(Required action): Using the data that follows, give the number of lines where the string "highest" occurs, and nothing else.

(The data):
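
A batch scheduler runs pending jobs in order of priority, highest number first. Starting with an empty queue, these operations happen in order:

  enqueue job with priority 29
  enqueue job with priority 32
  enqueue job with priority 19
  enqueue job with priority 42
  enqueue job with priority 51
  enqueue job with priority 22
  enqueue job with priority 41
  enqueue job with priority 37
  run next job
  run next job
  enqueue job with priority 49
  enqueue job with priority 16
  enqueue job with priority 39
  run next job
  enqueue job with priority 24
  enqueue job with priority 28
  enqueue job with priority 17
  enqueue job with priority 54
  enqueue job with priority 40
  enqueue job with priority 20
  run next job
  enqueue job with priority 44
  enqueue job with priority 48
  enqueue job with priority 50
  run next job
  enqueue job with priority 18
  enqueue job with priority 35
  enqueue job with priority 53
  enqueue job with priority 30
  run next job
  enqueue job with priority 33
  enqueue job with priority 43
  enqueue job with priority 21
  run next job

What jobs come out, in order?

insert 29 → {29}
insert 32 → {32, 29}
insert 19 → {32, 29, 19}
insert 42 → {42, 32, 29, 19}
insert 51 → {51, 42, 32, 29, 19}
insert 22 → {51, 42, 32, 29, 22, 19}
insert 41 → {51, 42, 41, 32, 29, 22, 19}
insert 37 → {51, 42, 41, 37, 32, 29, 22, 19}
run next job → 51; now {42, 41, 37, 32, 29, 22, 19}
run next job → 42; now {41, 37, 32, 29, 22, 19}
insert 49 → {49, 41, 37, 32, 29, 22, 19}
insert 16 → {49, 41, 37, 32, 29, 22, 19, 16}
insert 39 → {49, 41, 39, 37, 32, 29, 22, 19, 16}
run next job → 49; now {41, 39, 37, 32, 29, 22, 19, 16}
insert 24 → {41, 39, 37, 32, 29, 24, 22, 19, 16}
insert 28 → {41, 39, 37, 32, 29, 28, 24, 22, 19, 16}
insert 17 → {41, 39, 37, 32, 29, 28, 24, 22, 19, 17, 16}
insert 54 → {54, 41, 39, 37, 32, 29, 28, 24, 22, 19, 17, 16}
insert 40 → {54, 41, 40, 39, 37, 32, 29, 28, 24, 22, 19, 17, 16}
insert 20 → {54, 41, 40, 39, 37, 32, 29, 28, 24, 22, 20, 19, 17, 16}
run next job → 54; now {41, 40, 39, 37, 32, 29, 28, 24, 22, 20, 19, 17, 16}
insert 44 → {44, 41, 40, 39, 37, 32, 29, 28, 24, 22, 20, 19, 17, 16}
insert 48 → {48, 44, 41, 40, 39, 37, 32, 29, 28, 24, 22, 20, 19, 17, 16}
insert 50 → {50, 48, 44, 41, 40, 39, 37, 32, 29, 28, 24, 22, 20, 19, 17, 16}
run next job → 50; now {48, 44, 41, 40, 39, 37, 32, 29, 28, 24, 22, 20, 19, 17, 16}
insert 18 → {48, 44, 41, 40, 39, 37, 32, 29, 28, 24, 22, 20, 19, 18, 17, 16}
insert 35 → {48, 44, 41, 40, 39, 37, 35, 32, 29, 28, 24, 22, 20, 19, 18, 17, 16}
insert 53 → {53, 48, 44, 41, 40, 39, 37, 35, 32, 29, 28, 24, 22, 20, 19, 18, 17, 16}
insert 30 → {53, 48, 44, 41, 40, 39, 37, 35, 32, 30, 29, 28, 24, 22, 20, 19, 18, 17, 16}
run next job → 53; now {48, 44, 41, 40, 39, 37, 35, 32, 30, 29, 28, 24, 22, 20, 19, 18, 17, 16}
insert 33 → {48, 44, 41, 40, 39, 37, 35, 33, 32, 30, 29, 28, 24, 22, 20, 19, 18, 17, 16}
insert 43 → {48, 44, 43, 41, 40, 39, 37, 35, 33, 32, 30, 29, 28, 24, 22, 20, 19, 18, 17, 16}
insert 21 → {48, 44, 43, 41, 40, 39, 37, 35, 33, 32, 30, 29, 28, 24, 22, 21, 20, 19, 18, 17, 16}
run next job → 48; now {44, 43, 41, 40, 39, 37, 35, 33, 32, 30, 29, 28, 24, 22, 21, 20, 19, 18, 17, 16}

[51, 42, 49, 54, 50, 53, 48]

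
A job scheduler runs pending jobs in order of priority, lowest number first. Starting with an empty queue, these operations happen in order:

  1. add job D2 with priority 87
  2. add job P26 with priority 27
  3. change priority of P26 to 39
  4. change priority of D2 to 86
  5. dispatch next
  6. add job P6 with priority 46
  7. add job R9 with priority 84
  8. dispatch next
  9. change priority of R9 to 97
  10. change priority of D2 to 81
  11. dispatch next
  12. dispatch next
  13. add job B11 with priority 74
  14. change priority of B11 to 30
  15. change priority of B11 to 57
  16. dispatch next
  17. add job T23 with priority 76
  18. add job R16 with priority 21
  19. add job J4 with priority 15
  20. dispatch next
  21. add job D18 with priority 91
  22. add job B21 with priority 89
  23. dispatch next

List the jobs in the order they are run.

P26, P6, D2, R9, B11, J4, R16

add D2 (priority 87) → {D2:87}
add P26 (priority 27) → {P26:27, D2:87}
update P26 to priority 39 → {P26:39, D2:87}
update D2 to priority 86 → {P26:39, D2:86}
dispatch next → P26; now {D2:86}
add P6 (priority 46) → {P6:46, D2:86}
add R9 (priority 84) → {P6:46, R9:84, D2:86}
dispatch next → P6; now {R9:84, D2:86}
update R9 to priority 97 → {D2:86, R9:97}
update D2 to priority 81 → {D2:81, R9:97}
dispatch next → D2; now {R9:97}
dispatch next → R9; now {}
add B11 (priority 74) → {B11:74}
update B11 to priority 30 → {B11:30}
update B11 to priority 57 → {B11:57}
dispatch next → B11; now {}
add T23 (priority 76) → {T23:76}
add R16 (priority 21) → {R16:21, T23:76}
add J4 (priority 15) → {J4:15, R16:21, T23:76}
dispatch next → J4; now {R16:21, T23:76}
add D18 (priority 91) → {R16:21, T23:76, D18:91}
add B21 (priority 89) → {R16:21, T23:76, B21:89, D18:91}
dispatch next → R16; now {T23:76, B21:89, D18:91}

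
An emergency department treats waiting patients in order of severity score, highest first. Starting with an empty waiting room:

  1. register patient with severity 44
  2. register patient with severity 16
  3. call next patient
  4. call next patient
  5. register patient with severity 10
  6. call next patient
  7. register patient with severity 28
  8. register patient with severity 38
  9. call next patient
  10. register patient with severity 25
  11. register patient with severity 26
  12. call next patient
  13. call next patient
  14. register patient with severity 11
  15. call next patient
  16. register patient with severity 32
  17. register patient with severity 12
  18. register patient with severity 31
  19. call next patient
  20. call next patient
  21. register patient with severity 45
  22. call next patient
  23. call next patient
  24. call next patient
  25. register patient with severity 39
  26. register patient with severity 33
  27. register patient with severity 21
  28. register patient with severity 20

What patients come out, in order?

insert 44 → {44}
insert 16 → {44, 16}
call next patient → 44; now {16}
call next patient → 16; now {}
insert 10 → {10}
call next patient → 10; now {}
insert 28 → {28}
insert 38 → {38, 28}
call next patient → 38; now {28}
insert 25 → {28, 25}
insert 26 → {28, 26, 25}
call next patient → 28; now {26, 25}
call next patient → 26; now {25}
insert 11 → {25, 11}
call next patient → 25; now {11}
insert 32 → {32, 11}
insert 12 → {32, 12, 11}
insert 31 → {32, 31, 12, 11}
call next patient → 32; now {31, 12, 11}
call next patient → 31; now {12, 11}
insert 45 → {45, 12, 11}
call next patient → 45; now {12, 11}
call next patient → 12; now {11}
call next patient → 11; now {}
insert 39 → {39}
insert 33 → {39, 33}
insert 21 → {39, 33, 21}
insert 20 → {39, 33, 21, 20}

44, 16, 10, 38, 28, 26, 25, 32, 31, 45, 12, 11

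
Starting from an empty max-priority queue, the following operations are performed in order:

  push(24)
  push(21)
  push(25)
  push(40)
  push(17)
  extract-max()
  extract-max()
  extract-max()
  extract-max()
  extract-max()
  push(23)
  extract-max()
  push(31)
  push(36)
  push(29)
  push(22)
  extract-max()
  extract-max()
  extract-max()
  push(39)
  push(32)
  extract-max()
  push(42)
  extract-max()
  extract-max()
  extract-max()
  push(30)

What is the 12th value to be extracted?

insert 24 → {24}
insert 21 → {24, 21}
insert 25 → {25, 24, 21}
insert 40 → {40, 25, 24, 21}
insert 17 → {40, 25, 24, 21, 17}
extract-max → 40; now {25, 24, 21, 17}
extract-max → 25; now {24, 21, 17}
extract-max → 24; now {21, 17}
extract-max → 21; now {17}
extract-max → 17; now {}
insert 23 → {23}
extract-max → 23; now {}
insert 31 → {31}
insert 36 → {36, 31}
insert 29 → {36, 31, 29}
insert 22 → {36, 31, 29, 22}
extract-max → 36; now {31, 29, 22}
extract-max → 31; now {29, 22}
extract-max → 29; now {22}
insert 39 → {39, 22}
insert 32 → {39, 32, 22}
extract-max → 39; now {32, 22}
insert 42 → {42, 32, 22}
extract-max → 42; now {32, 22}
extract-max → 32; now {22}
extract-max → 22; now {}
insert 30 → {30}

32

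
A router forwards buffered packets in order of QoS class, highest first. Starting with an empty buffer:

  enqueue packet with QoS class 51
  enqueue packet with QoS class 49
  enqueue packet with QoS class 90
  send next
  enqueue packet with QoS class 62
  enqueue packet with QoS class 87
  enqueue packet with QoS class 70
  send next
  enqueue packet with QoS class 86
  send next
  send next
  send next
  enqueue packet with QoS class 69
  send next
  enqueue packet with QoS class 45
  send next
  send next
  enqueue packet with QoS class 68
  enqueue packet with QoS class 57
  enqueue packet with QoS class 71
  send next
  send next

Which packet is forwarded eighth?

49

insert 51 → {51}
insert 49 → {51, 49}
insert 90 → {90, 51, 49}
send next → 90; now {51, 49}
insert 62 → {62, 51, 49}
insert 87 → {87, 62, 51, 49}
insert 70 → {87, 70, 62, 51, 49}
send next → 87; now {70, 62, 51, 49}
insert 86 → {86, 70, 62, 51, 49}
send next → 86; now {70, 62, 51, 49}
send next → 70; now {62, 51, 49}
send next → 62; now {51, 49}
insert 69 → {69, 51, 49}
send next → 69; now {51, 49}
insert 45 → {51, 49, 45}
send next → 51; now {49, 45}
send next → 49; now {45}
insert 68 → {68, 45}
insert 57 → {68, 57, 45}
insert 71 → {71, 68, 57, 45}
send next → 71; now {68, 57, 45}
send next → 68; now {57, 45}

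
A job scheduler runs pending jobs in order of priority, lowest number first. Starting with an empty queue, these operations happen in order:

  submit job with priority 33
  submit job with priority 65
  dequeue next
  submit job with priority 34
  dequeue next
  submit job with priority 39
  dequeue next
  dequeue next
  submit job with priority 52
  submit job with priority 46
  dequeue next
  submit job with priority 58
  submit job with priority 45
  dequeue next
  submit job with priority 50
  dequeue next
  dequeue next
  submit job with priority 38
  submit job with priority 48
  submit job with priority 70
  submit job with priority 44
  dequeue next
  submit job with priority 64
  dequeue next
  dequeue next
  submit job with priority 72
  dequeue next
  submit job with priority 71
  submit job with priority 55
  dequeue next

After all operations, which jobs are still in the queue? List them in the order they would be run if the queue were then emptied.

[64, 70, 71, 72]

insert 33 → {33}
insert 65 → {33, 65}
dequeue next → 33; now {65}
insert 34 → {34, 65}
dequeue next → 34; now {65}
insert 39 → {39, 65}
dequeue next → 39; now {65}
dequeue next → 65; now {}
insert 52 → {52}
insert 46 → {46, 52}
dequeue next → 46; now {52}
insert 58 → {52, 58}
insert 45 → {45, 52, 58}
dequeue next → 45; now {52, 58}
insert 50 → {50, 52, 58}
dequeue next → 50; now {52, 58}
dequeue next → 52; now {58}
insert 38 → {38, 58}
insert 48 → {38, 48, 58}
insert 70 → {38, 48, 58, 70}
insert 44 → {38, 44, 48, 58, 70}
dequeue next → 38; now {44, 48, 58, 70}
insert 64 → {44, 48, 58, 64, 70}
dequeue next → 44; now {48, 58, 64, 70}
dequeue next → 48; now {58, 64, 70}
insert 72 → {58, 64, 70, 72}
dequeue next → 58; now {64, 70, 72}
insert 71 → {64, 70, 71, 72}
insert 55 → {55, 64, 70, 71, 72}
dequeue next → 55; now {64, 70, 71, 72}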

(Task answer): 3